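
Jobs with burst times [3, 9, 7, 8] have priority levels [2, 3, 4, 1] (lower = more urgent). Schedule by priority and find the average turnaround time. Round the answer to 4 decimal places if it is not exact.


Sort by priority (ascending = highest first):
Order: [(1, 8), (2, 3), (3, 9), (4, 7)]
Completion times:
  Priority 1, burst=8, C=8
  Priority 2, burst=3, C=11
  Priority 3, burst=9, C=20
  Priority 4, burst=7, C=27
Average turnaround = 66/4 = 16.5

16.5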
----------------
__Work request__
Reproduce every record above exactly as it appears.

__Exercise result__
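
Jobs with burst times [3, 9, 7, 8] have priority levels [2, 3, 4, 1] (lower = more urgent). Schedule by priority and find the average turnaround time. Round the answer to 4 decimal places if it is not exact.


Sort by priority (ascending = highest first):
Order: [(1, 8), (2, 3), (3, 9), (4, 7)]
Completion times:
  Priority 1, burst=8, C=8
  Priority 2, burst=3, C=11
  Priority 3, burst=9, C=20
  Priority 4, burst=7, C=27
Average turnaround = 66/4 = 16.5

16.5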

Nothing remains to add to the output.